#### [Task instructions]
Each line from the one with "Die diameter = 5.2" to the final line of the data must be reproduced exactly, and no other line may appear.

#### [Records for the exercise]
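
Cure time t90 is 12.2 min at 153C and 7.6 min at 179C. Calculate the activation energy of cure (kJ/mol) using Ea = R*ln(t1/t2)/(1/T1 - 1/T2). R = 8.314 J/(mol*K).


T1 = 426.15 K, T2 = 452.15 K
1/T1 - 1/T2 = 1.3494e-04
ln(t1/t2) = ln(12.2/7.6) = 0.4733
Ea = 8.314 * 0.4733 / 1.3494e-04 = 29161.3028 J/mol
Ea = 29.16 kJ/mol

29.16 kJ/mol


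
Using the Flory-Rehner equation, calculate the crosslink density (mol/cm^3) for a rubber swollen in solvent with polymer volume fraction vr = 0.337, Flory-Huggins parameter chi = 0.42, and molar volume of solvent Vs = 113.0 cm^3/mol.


ln(1 - vr) = ln(1 - 0.337) = -0.4110
Numerator = -((-0.4110) + 0.337 + 0.42 * 0.337^2) = 0.0263
Denominator = 113.0 * (0.337^(1/3) - 0.337/2) = 59.5956
nu = 0.0263 / 59.5956 = 4.4099e-04 mol/cm^3

4.4099e-04 mol/cm^3


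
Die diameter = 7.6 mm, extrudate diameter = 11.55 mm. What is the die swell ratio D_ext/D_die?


Die swell ratio = D_extrudate / D_die
= 11.55 / 7.6
= 1.52

Die swell = 1.52


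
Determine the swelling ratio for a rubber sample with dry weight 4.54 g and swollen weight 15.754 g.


Q = W_swollen / W_dry
Q = 15.754 / 4.54
Q = 3.47

Q = 3.47


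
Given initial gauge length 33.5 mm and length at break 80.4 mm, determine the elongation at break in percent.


Elongation = (Lf - L0) / L0 * 100
= (80.4 - 33.5) / 33.5 * 100
= 46.9 / 33.5 * 100
= 140.0%

140.0%


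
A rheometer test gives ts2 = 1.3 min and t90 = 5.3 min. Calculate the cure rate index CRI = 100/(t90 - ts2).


CRI = 100 / (t90 - ts2)
= 100 / (5.3 - 1.3)
= 100 / 4.0
= 25.0 min^-1

25.0 min^-1


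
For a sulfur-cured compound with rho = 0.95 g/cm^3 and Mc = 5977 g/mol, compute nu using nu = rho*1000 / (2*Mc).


nu = rho * 1000 / (2 * Mc)
nu = 0.95 * 1000 / (2 * 5977)
nu = 950.0 / 11954
nu = 0.0795 mol/L

0.0795 mol/L


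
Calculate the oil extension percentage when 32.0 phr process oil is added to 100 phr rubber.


Oil % = oil / (100 + oil) * 100
= 32.0 / (100 + 32.0) * 100
= 32.0 / 132.0 * 100
= 24.24%

24.24%


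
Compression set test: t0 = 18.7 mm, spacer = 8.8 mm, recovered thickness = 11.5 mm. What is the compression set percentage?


CS = (t0 - recovered) / (t0 - ts) * 100
= (18.7 - 11.5) / (18.7 - 8.8) * 100
= 7.2 / 9.9 * 100
= 72.7%

72.7%


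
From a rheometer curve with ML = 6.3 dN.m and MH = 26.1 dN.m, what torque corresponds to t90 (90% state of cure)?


M90 = ML + 0.9 * (MH - ML)
M90 = 6.3 + 0.9 * (26.1 - 6.3)
M90 = 6.3 + 0.9 * 19.8
M90 = 24.12 dN.m

24.12 dN.m


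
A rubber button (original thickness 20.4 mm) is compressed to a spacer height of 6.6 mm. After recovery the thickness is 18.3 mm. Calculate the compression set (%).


CS = (t0 - recovered) / (t0 - ts) * 100
= (20.4 - 18.3) / (20.4 - 6.6) * 100
= 2.1 / 13.8 * 100
= 15.2%

15.2%


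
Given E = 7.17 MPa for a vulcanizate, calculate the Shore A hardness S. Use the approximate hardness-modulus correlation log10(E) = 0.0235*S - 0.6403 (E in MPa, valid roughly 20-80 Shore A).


log10(E) = 0.0235*S - 0.6403  =>  S = (log10(E) + 0.6403) / 0.0235
log10(7.17) = 0.855519
S = (0.855519 + 0.6403) / 0.0235 = 1.495819 / 0.0235
S = 63.7

Shore A = 63.7


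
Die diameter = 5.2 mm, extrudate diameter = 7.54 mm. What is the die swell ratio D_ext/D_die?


Die swell ratio = D_extrudate / D_die
= 7.54 / 5.2
= 1.45

Die swell = 1.45


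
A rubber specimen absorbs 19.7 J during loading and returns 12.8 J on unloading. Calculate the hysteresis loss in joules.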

#### [Your solution]
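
Die diameter = 5.2 mm, extrudate diameter = 7.54 mm. What is the die swell ratio D_ext/D_die?


Die swell ratio = D_extrudate / D_die
= 7.54 / 5.2
= 1.45

Die swell = 1.45


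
A rubber specimen absorbs 19.7 J during loading and returns 12.8 J on unloading. Calculate the hysteresis loss in joules.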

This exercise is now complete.